(Your objective): Reproduce the entries below exactly, but only from the line containing "V_0 = (3.69, -0.11)" to the line containing "Edge k joins", inclusive.

[Stored data entries]
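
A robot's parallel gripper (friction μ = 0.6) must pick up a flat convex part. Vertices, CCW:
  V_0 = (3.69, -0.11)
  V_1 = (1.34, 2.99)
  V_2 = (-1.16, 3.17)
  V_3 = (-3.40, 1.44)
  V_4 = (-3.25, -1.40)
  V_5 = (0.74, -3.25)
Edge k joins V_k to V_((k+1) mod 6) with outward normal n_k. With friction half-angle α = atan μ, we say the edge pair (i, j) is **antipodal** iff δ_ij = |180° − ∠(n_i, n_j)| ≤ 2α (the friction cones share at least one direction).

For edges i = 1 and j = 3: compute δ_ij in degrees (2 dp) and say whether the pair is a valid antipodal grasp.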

(Output for this task):
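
  V_0 = (3.69, -0.11)
  V_1 = (1.34, 2.99)
  V_2 = (-1.16, 3.17)
  V_3 = (-3.40, 1.44)
  V_4 = (-3.25, -1.40)
  V_5 = (0.74, -3.25)
Edge k joins V_k to V_((k+1) mod 6) with outward normal n_k. With friction half-angle α = atan μ, we say the edge pair (i, j) is **antipodal** iff δ_ij = |180° − ∠(n_i, n_j)| ≤ 2α (the friction cones share at least one direction).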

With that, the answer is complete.